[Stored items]
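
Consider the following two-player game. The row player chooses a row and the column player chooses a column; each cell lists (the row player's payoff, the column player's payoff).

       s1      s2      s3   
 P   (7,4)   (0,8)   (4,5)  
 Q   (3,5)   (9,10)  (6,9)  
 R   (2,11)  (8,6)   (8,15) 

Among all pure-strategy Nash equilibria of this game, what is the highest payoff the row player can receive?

9

(Q, s2) is a pure NE (the row player: 9 ≥ 8; the column player: 10 ≥ 9). The row player gets 9.
(R, s3) is a pure NE (the row player: 8 ≥ 6; the column player: 15 ≥ 11). The row player gets 8.
Every other cell has a profitable deviation for at least one player. Highest of {9, 8} is 9.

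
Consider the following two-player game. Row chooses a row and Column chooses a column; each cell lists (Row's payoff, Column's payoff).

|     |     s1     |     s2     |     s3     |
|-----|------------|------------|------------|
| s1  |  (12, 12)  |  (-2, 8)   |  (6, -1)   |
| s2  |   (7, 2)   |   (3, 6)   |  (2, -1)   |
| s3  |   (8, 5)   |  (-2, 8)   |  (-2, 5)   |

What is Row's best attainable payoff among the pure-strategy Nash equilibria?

12

Both s1 is a pure NE (Row: 12 ≥ 8; Column: 12 ≥ 8). Row gets 12.
Both s2 is a pure NE (Row: 3 ≥ -2; Column: 6 ≥ 2). Row gets 3.
Every other cell has a profitable deviation for at least one player. Highest of {12, 3} is 12.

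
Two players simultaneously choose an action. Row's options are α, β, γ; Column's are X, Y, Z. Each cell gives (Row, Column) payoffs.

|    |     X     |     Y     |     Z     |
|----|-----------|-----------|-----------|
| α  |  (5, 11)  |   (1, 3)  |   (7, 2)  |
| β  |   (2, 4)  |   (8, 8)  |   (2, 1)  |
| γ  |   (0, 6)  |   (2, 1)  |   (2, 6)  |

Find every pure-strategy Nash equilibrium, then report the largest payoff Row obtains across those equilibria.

8

(α, X) is a pure NE (Row: 5 ≥ 2; Column: 11 ≥ 3). Row gets 5.
(β, Y) is a pure NE (Row: 8 ≥ 2; Column: 8 ≥ 4). Row gets 8.
Every other cell has a profitable deviation for at least one player. Highest of {5, 8} is 8.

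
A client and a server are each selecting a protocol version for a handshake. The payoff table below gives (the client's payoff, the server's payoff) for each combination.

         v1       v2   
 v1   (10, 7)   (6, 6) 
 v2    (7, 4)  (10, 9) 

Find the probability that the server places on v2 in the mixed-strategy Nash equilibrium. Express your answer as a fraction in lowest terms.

3/7

The server's mix q on v1 must make the client indifferent between v1 and v2.
The client's payoff from v1: 10q + 6(1−q). From v2: 7q + 10(1−q).
Set equal: 3q = 4(1−q) → q = 4/7.
Probability on v2 is 1 − 4/7 = 3/7.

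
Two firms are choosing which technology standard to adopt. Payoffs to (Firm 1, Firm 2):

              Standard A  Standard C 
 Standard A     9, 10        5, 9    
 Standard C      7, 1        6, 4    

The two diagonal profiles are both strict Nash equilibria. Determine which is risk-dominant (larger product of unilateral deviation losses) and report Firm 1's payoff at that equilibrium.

At both Standard A: Firm 1 loses 9 − 7 = 2 by deviating; Firm 2 loses 10 − 9 = 1. Product = 2·1 = 2.
At both Standard C: Firm 1 loses 6 − 5 = 1 by deviating; Firm 2 loses 4 − 1 = 3. Product = 1·3 = 3.
3 > 2, so both Standard C is risk-dominant. Firm 1's payoff there is 6.

6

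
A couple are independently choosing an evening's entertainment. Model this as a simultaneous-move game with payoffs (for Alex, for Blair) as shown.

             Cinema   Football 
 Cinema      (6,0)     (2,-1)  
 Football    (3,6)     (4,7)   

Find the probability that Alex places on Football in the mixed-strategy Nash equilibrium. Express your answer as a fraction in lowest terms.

Alex's mix p on Cinema must make Blair indifferent between Cinema and Football.
Blair's payoff from Cinema: 0p + 6(1−p). From Football: (-1)p + 7(1−p).
Set equal: 1p = 1(1−p) → p = 1/2.
Probability on Football is 1 − 1/2 = 1/2.

1/2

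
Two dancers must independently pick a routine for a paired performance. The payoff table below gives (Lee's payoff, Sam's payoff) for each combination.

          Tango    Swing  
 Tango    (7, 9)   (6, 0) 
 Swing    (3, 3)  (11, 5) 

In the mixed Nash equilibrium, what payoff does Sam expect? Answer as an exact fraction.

45/11

Lee mixes with probability p on Tango, chosen so Sam is indifferent: 9p + 3(1−p) = 0p + 5(1−p) gives p = 2/11.
Sam's expected payoff is 9·2/11 + 3·9/11 = 45/11.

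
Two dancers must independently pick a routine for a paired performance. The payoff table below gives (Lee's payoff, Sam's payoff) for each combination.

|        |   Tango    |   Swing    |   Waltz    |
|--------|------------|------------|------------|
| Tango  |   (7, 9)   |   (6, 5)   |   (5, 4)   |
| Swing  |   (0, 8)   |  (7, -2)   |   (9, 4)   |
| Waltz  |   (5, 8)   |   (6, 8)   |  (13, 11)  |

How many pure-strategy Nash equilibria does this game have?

2

Both Tango: Lee gets 7 (best alternative 5); Sam gets 9 (best alternative 5). Neither deviates — NE.
Both Waltz: Lee gets 13 (best alternative 9); Sam gets 11 (best alternative 8). Neither deviates — NE.
Both Swing is not a NE: Sam would switch to Tango (8 > -2).
No other cell survives both best-response checks, so there are 2 pure NE.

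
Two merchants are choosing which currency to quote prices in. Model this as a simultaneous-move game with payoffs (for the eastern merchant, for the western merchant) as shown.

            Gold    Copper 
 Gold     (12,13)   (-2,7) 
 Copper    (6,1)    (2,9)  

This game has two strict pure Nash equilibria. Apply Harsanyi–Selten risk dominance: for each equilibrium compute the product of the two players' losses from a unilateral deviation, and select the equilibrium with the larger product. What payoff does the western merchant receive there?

At both Gold: the eastern merchant loses 12 − 6 = 6 by deviating; the western merchant loses 13 − 7 = 6. Product = 6·6 = 36.
At both Copper: the eastern merchant loses 2 − (-2) = 4 by deviating; the western merchant loses 9 − 1 = 8. Product = 4·8 = 32.
36 > 32, so both Gold is risk-dominant. The western merchant's payoff there is 13.

13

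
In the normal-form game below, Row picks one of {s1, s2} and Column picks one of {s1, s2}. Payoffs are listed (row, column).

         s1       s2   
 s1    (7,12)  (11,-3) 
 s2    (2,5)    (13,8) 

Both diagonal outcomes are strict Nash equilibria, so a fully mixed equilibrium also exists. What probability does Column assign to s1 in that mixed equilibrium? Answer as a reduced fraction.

Column's mix q on s1 must make Row indifferent between s1 and s2.
Row's payoff from s1: 7q + 11(1−q). From s2: 2q + 13(1−q).
Set equal: 5q = 2(1−q) → q = 2/7.

2/7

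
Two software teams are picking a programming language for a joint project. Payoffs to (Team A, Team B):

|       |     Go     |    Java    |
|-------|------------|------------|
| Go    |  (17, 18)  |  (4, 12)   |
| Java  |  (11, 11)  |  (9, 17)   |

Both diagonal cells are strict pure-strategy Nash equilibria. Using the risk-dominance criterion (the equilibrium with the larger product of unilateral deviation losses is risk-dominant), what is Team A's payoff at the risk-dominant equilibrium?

At both Go: Team A loses 17 − 11 = 6 by deviating; Team B loses 18 − 12 = 6. Product = 6·6 = 36.
At both Java: Team A loses 9 − 4 = 5 by deviating; Team B loses 17 − 11 = 6. Product = 5·6 = 30.
36 > 30, so both Go is risk-dominant. Team A's payoff there is 17.

17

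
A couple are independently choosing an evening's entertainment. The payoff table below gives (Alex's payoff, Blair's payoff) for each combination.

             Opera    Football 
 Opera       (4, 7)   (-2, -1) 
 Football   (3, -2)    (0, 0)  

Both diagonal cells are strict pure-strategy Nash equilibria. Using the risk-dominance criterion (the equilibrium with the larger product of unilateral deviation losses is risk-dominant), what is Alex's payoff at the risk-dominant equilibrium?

4

At both Opera: Alex loses 4 − 3 = 1 by deviating; Blair loses 7 − (-1) = 8. Product = 1·8 = 8.
At both Football: Alex loses 0 − (-2) = 2 by deviating; Blair loses 0 − (-2) = 2. Product = 2·2 = 4.
8 > 4, so both Opera is risk-dominant. Alex's payoff there is 4.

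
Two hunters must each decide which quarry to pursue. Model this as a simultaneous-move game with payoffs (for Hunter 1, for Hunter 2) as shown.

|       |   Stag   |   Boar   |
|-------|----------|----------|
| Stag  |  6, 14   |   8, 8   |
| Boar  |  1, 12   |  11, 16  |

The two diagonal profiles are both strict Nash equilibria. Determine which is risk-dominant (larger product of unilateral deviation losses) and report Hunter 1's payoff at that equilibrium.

At both Stag: Hunter 1 loses 6 − 1 = 5 by deviating; Hunter 2 loses 14 − 8 = 6. Product = 5·6 = 30.
At both Boar: Hunter 1 loses 11 − 8 = 3 by deviating; Hunter 2 loses 16 − 12 = 4. Product = 3·4 = 12.
30 > 12, so both Stag is risk-dominant. Hunter 1's payoff there is 6.

6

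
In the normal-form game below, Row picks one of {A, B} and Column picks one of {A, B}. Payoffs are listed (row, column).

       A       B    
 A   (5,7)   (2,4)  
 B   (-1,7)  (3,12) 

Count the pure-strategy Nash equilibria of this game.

Both A: Row gets 5 (best alternative -1); Column gets 7 (best alternative 4). Neither deviates — NE.
Both B: Row gets 3 (best alternative 2); Column gets 12 (best alternative 7). Neither deviates — NE.
(B, A) is not a NE: Row would switch to A (5 > -1).
No other cell survives both best-response checks, so there are 2 pure NE.

2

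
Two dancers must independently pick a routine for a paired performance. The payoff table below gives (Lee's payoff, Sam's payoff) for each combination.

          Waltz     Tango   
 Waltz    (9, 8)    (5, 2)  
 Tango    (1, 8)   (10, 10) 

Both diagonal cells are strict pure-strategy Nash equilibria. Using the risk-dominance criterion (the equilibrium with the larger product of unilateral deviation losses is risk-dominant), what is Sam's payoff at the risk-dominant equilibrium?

8

At both Waltz: Lee loses 9 − 1 = 8 by deviating; Sam loses 8 − 2 = 6. Product = 8·6 = 48.
At both Tango: Lee loses 10 − 5 = 5 by deviating; Sam loses 10 − 8 = 2. Product = 5·2 = 10.
48 > 10, so both Waltz is risk-dominant. Sam's payoff there is 8.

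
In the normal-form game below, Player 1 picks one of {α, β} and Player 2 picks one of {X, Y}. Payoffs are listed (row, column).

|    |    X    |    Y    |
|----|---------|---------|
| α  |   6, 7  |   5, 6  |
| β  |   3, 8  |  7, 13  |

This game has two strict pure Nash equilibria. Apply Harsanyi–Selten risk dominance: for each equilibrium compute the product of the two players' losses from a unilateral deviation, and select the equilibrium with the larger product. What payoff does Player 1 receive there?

At (α, X): Player 1 loses 6 − 3 = 3 by deviating; Player 2 loses 7 − 6 = 1. Product = 3·1 = 3.
At (β, Y): Player 1 loses 7 − 5 = 2 by deviating; Player 2 loses 13 − 8 = 5. Product = 2·5 = 10.
10 > 3, so (β, Y) is risk-dominant. Player 1's payoff there is 7.

7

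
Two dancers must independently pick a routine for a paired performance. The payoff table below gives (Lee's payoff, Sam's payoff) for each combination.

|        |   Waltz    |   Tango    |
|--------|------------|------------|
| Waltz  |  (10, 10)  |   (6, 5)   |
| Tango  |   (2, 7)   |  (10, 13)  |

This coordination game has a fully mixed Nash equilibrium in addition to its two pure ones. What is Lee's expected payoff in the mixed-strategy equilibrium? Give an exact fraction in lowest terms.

Sam mixes with probability q on Waltz, chosen so Lee is indifferent: 10q + 6(1−q) = 2q + 10(1−q) gives q = 1/3.
Lee's expected payoff (from either row, since indifferent) is 10·1/3 + 6·2/3 = 22/3.

22/3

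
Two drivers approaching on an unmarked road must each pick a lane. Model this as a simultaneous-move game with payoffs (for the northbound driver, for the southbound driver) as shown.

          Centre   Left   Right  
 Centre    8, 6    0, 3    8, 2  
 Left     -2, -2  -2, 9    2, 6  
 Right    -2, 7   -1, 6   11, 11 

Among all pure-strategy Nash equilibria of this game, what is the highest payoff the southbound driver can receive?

Both Centre is a pure NE (the northbound driver: 8 ≥ -2; the southbound driver: 6 ≥ 3). The southbound driver gets 6.
Both Right is a pure NE (the northbound driver: 11 ≥ 8; the southbound driver: 11 ≥ 7). The southbound driver gets 11.
Every other cell has a profitable deviation for at least one player. Highest of {6, 11} is 11.

11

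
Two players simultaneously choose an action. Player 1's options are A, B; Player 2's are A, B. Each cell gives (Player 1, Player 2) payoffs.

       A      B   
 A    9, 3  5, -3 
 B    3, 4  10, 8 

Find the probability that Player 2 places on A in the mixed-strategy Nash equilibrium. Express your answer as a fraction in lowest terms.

5/11

Player 2's mix q on A must make Player 1 indifferent between A and B.
Player 1's payoff from A: 9q + 5(1−q). From B: 3q + 10(1−q).
Set equal: 6q = 5(1−q) → q = 5/11.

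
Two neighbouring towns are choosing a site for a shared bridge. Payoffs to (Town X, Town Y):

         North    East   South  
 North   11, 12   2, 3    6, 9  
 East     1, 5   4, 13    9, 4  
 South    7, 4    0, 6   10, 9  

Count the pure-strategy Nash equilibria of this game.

3

Both North: Town X gets 11 (best alternative 7); Town Y gets 12 (best alternative 9). Neither deviates — NE.
Both East: Town X gets 4 (best alternative 2); Town Y gets 13 (best alternative 5). Neither deviates — NE.
Both South: Town X gets 10 (best alternative 9); Town Y gets 9 (best alternative 6). Neither deviates — NE.
(South, North) is not a NE: Town X would switch to North (11 > 7).
No other cell survives both best-response checks, so there are 3 pure NE.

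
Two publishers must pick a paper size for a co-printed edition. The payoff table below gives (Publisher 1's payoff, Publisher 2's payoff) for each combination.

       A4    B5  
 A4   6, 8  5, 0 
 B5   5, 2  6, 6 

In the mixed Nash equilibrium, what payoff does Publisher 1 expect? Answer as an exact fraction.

11/2

Publisher 2 mixes with probability q on A4, chosen so Publisher 1 is indifferent: 6q + 5(1−q) = 5q + 6(1−q) gives q = 1/2.
Publisher 1's expected payoff (from either row, since indifferent) is 6·1/2 + 5·1/2 = 11/2.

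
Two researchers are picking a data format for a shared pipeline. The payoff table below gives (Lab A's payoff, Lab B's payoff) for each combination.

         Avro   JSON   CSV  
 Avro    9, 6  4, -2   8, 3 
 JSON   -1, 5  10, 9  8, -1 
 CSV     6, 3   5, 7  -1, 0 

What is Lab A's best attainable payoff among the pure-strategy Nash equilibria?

10

Both Avro is a pure NE (Lab A: 9 ≥ 6; Lab B: 6 ≥ 3). Lab A gets 9.
Both JSON is a pure NE (Lab A: 10 ≥ 5; Lab B: 9 ≥ 5). Lab A gets 10.
Every other cell has a profitable deviation for at least one player. Highest of {9, 10} is 10.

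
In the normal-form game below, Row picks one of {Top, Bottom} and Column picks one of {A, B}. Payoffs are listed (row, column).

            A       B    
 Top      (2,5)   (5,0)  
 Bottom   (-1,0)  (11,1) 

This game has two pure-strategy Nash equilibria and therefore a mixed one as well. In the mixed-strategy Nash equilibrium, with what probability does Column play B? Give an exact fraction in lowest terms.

1/3

Column's mix q on A must make Row indifferent between Top and Bottom.
Row's payoff from Top: 2q + 5(1−q). From Bottom: (-1)q + 11(1−q).
Set equal: 3q = 6(1−q) → q = 6/9 = 2/3.
Probability on B is 1 − 2/3 = 1/3.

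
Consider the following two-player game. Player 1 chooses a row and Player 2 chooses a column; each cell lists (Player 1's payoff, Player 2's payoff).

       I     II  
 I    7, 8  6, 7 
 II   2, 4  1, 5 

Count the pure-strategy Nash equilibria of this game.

Both I: Player 1 gets 7 (best alternative 2); Player 2 gets 8 (best alternative 7). Neither deviates — NE.
Both II is not a NE: Player 1 would switch to I (6 > 1).
No other cell survives both best-response checks, so there is 1 pure NE.

1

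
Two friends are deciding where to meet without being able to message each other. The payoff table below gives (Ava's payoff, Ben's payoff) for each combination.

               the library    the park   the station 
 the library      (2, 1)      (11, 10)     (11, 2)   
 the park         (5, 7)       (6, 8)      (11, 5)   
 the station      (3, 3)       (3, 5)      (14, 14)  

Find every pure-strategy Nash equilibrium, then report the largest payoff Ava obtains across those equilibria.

(the library, the park) is a pure NE (Ava: 11 ≥ 6; Ben: 10 ≥ 2). Ava gets 11.
Both the station is a pure NE (Ava: 14 ≥ 11; Ben: 14 ≥ 5). Ava gets 14.
Every other cell has a profitable deviation for at least one player. Highest of {11, 14} is 14.

14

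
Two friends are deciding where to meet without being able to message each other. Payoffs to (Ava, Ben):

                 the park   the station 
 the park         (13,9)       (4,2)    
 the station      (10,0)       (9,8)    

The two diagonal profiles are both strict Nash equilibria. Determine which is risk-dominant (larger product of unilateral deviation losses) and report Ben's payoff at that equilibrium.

8

At both the park: Ava loses 13 − 10 = 3 by deviating; Ben loses 9 − 2 = 7. Product = 3·7 = 21.
At both the station: Ava loses 9 − 4 = 5 by deviating; Ben loses 8 − 0 = 8. Product = 5·8 = 40.
40 > 21, so both the station is risk-dominant. Ben's payoff there is 8.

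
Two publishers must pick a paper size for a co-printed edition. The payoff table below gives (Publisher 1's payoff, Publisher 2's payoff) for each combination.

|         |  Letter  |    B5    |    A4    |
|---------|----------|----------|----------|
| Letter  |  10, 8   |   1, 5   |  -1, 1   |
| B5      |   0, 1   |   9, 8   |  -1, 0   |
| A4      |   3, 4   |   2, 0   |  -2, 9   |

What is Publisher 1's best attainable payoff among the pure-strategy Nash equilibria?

Both Letter is a pure NE (Publisher 1: 10 ≥ 3; Publisher 2: 8 ≥ 5). Publisher 1 gets 10.
Both B5 is a pure NE (Publisher 1: 9 ≥ 2; Publisher 2: 8 ≥ 1). Publisher 1 gets 9.
Every other cell has a profitable deviation for at least one player. Highest of {10, 9} is 10.

10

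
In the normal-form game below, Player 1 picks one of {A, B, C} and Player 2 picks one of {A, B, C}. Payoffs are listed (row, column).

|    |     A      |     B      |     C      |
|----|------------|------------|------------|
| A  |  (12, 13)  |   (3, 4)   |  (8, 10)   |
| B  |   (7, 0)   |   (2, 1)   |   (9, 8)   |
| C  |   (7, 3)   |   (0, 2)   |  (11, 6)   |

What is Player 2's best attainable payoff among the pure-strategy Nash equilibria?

Both A is a pure NE (Player 1: 12 ≥ 7; Player 2: 13 ≥ 10). Player 2 gets 13.
Both C is a pure NE (Player 1: 11 ≥ 9; Player 2: 6 ≥ 3). Player 2 gets 6.
Every other cell has a profitable deviation for at least one player. Highest of {13, 6} is 13.

13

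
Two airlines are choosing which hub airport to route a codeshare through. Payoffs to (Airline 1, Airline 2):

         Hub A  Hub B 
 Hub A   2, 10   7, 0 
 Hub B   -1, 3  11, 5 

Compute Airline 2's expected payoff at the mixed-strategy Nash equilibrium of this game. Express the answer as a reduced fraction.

25/6

Airline 1 mixes with probability p on Hub A, chosen so Airline 2 is indifferent: 10p + 3(1−p) = 0p + 5(1−p) gives p = 1/6.
Airline 2's expected payoff is 10·1/6 + 3·5/6 = 25/6.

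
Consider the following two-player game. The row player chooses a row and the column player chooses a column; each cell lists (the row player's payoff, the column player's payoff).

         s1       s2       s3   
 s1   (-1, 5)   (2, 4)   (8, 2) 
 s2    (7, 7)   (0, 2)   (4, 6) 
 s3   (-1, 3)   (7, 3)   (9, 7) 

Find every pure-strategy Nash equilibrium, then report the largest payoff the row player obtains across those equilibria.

(s2, s1) is a pure NE (the row player: 7 ≥ -1; the column player: 7 ≥ 6). The row player gets 7.
Both s3 is a pure NE (the row player: 9 ≥ 8; the column player: 7 ≥ 3). The row player gets 9.
Every other cell has a profitable deviation for at least one player. Highest of {7, 9} is 9.

9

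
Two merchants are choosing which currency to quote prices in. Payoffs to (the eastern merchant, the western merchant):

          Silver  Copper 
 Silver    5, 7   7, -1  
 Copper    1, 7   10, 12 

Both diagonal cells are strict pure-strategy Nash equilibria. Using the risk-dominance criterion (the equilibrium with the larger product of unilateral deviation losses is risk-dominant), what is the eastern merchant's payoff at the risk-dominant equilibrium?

At both Silver: the eastern merchant loses 5 − 1 = 4 by deviating; the western merchant loses 7 − (-1) = 8. Product = 4·8 = 32.
At both Copper: the eastern merchant loses 10 − 7 = 3 by deviating; the western merchant loses 12 − 7 = 5. Product = 3·5 = 15.
32 > 15, so both Silver is risk-dominant. The eastern merchant's payoff there is 5.

5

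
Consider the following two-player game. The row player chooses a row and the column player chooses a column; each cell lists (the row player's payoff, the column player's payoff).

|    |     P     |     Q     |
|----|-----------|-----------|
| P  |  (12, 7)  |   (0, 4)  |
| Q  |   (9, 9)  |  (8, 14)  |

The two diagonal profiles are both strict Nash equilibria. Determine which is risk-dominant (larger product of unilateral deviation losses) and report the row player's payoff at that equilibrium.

At both P: the row player loses 12 − 9 = 3 by deviating; the column player loses 7 − 4 = 3. Product = 3·3 = 9.
At both Q: the row player loses 8 − 0 = 8 by deviating; the column player loses 14 − 9 = 5. Product = 8·5 = 40.
40 > 9, so both Q is risk-dominant. The row player's payoff there is 8.

8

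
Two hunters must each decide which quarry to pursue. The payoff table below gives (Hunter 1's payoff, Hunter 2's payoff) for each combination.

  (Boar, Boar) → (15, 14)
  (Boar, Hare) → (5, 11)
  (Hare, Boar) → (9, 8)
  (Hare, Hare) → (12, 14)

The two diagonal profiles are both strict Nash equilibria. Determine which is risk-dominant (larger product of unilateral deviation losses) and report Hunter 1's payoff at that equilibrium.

12

At both Boar: Hunter 1 loses 15 − 9 = 6 by deviating; Hunter 2 loses 14 − 11 = 3. Product = 6·3 = 18.
At both Hare: Hunter 1 loses 12 − 5 = 7 by deviating; Hunter 2 loses 14 − 8 = 6. Product = 7·6 = 42.
42 > 18, so both Hare is risk-dominant. Hunter 1's payoff there is 12.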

- WHAT YOU NEED TO DO: For every line above that has "simultaneously" in it, copy the line.

- EXERCISE RESPONSE:
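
Two players simultaneously choose an action. Row's options are α, β, γ; Column's are X, Y, Z. Each cell gives (Row, Column) payoffs.
Two players simultaneously choose an action. Player 1's options are A, B; Player 2's are A, B. Each cell gives (Player 1, Player 2) payoffs.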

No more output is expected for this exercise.